*TASK INSTRUCTIONS*
All records are to be retyped faithfully and completely.

*EXTRACTED DATA*

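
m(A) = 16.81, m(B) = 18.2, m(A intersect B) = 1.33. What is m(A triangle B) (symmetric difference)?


m(A Delta B) = m(A) + m(B) - 2*m(A n B)
= 16.81 + 18.2 - 2*1.33
= 16.81 + 18.2 - 2.66
= 32.35


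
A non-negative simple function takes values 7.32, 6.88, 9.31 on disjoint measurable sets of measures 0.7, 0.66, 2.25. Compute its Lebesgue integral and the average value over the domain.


Step 1: Integral = sum(value_i * measure_i)
= 7.32*0.7 + 6.88*0.66 + 9.31*2.25
= 5.124 + 4.5408 + 20.9475
= 30.6123
Step 2: Total measure of domain = 0.7 + 0.66 + 2.25 = 3.61
Step 3: Average value = 30.6123 / 3.61 = 8.479861


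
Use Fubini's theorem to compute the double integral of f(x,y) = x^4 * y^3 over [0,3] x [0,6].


By Fubini's theorem, the double integral factors as a product of single integrals:
Step 1: integral_0^3 x^4 dx = [x^5/5] from 0 to 3
     = 3^5/5 = 48.6
Step 2: integral_0^6 y^3 dy = [y^4/4] from 0 to 6
     = 6^4/4 = 324
Step 3: Double integral = 48.6 * 324 = 15746.4


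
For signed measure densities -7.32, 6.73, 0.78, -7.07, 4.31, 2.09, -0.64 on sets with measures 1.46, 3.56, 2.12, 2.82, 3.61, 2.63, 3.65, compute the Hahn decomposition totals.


Step 1: Compute signed measure on each set:
  Set 1: -7.32 * 1.46 = -10.6872
  Set 2: 6.73 * 3.56 = 23.9588
  Set 3: 0.78 * 2.12 = 1.6536
  Set 4: -7.07 * 2.82 = -19.9374
  Set 5: 4.31 * 3.61 = 15.5591
  Set 6: 2.09 * 2.63 = 5.4967
  Set 7: -0.64 * 3.65 = -2.336
Step 2: Total signed measure = (-10.6872) + (23.9588) + (1.6536) + (-19.9374) + (15.5591) + (5.4967) + (-2.336)
     = 13.7076
Step 3: Positive part mu+(X) = sum of positive contributions = 46.6682
Step 4: Negative part mu-(X) = |sum of negative contributions| = 32.9606


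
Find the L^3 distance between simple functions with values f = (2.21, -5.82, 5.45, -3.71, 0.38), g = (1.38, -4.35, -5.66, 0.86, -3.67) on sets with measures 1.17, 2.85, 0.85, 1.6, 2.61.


Step 1: Compute differences f_i - g_i:
  2.21 - 1.38 = 0.83
  -5.82 - -4.35 = -1.47
  5.45 - -5.66 = 11.11
  -3.71 - 0.86 = -4.57
  0.38 - -3.67 = 4.05
Step 2: Compute |diff|^3 * measure for each set:
  |0.83|^3 * 1.17 = 0.571787 * 1.17 = 0.668991
  |-1.47|^3 * 2.85 = 3.176523 * 2.85 = 9.053091
  |11.11|^3 * 0.85 = 1371.330631 * 0.85 = 1165.631036
  |-4.57|^3 * 1.6 = 95.443993 * 1.6 = 152.710389
  |4.05|^3 * 2.61 = 66.430125 * 2.61 = 173.382626
Step 3: Sum = 1501.446133
Step 4: ||f-g||_3 = (1501.446133)^(1/3) = 11.45082


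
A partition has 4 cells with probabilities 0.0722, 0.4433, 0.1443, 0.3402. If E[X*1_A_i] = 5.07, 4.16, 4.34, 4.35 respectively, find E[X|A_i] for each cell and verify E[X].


For each cell A_i: E[X|A_i] = E[X*1_A_i] / P(A_i)
Step 1: E[X|A_1] = 5.07 / 0.0722 = 70.221607
Step 2: E[X|A_2] = 4.16 / 0.4433 = 9.384164
Step 3: E[X|A_3] = 4.34 / 0.1443 = 30.07623
Step 4: E[X|A_4] = 4.35 / 0.3402 = 12.786596
Verification: E[X] = sum E[X*1_A_i] = 5.07 + 4.16 + 4.34 + 4.35 = 17.92


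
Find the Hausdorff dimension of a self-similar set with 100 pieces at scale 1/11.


For a self-similar set with N copies scaled by 1/r:
dim_H = log(N)/log(r) = log(100)/log(11)
= 4.60517/2.397895
= 1.920505


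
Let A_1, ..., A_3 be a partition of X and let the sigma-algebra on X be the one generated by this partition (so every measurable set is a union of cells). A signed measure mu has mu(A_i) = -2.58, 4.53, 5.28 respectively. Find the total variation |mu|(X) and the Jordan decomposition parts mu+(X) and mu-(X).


Step 1: Every measurable set is a union of atoms (the cells / points), so a Hahn decomposition is
  obtained by grouping atoms by sign: P = union of atoms with mu > 0, N = union of the remaining atoms.
  Atoms in P (indices): 2, 3;  atoms in N (indices): 1
  Positive values: 4.53, 5.28
  Negative values: -2.58
Step 2: mu+(X) = mu(P) = sum of positive atom values = 9.81
Step 3: mu-(X) = -mu(N) = sum of |negative atom values| = 2.58
Step 4: |mu|(X) = mu+(X) + mu-(X) = 9.81 + 2.58 = 12.39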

*ANSWER*
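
m(A) = 16.81, m(B) = 18.2, m(A intersect B) = 1.33. What is m(A triangle B) (symmetric difference)?


m(A Delta B) = m(A) + m(B) - 2*m(A n B)
= 16.81 + 18.2 - 2*1.33
= 16.81 + 18.2 - 2.66
= 32.35


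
A non-negative simple function takes values 7.32, 6.88, 9.31 on disjoint measurable sets of measures 0.7, 0.66, 2.25. Compute its Lebesgue integral and the average value over the domain.


Step 1: Integral = sum(value_i * measure_i)
= 7.32*0.7 + 6.88*0.66 + 9.31*2.25
= 5.124 + 4.5408 + 20.9475
= 30.6123
Step 2: Total measure of domain = 0.7 + 0.66 + 2.25 = 3.61
Step 3: Average value = 30.6123 / 3.61 = 8.479861


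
Use Fubini's theorem to compute the double integral of f(x,y) = x^4 * y^3 over [0,3] x [0,6].


By Fubini's theorem, the double integral factors as a product of single integrals:
Step 1: integral_0^3 x^4 dx = [x^5/5] from 0 to 3
     = 3^5/5 = 48.6
Step 2: integral_0^6 y^3 dy = [y^4/4] from 0 to 6
     = 6^4/4 = 324
Step 3: Double integral = 48.6 * 324 = 15746.4


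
For signed measure densities -7.32, 6.73, 0.78, -7.07, 4.31, 2.09, -0.64 on sets with measures 1.46, 3.56, 2.12, 2.82, 3.61, 2.63, 3.65, compute the Hahn decomposition totals.


Step 1: Compute signed measure on each set:
  Set 1: -7.32 * 1.46 = -10.6872
  Set 2: 6.73 * 3.56 = 23.9588
  Set 3: 0.78 * 2.12 = 1.6536
  Set 4: -7.07 * 2.82 = -19.9374
  Set 5: 4.31 * 3.61 = 15.5591
  Set 6: 2.09 * 2.63 = 5.4967
  Set 7: -0.64 * 3.65 = -2.336
Step 2: Total signed measure = (-10.6872) + (23.9588) + (1.6536) + (-19.9374) + (15.5591) + (5.4967) + (-2.336)
     = 13.7076
Step 3: Positive part mu+(X) = sum of positive contributions = 46.6682
Step 4: Negative part mu-(X) = |sum of negative contributions| = 32.9606


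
Find the L^3 distance between simple functions with values f = (2.21, -5.82, 5.45, -3.71, 0.38), g = (1.38, -4.35, -5.66, 0.86, -3.67) on sets with measures 1.17, 2.85, 0.85, 1.6, 2.61.


Step 1: Compute differences f_i - g_i:
  2.21 - 1.38 = 0.83
  -5.82 - -4.35 = -1.47
  5.45 - -5.66 = 11.11
  -3.71 - 0.86 = -4.57
  0.38 - -3.67 = 4.05
Step 2: Compute |diff|^3 * measure for each set:
  |0.83|^3 * 1.17 = 0.571787 * 1.17 = 0.668991
  |-1.47|^3 * 2.85 = 3.176523 * 2.85 = 9.053091
  |11.11|^3 * 0.85 = 1371.330631 * 0.85 = 1165.631036
  |-4.57|^3 * 1.6 = 95.443993 * 1.6 = 152.710389
  |4.05|^3 * 2.61 = 66.430125 * 2.61 = 173.382626
Step 3: Sum = 1501.446133
Step 4: ||f-g||_3 = (1501.446133)^(1/3) = 11.45082


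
A partition has 4 cells with probabilities 0.0722, 0.4433, 0.1443, 0.3402. If E[X*1_A_i] = 5.07, 4.16, 4.34, 4.35 respectively, find E[X|A_i] for each cell and verify E[X].


For each cell A_i: E[X|A_i] = E[X*1_A_i] / P(A_i)
Step 1: E[X|A_1] = 5.07 / 0.0722 = 70.221607
Step 2: E[X|A_2] = 4.16 / 0.4433 = 9.384164
Step 3: E[X|A_3] = 4.34 / 0.1443 = 30.07623
Step 4: E[X|A_4] = 4.35 / 0.3402 = 12.786596
Verification: E[X] = sum E[X*1_A_i] = 5.07 + 4.16 + 4.34 + 4.35 = 17.92


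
Find the Hausdorff dimension of a self-similar set with 100 pieces at scale 1/11.


For a self-similar set with N copies scaled by 1/r:
dim_H = log(N)/log(r) = log(100)/log(11)
= 4.60517/2.397895
= 1.920505


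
Let A_1, ..., A_3 be a partition of X and let the sigma-algebra on X be the one generated by this partition (so every measurable set is a union of cells). A signed measure mu has mu(A_i) = -2.58, 4.53, 5.28 respectively. Find the total variation |mu|(X) and the Jordan decomposition parts mu+(X) and mu-(X).


Step 1: Every measurable set is a union of atoms (the cells / points), so a Hahn decomposition is
  obtained by grouping atoms by sign: P = union of atoms with mu > 0, N = union of the remaining atoms.
  Atoms in P (indices): 2, 3;  atoms in N (indices): 1
  Positive values: 4.53, 5.28
  Negative values: -2.58
Step 2: mu+(X) = mu(P) = sum of positive atom values = 9.81
Step 3: mu-(X) = -mu(N) = sum of |negative atom values| = 2.58
Step 4: |mu|(X) = mu+(X) + mu-(X) = 9.81 + 2.58 = 12.39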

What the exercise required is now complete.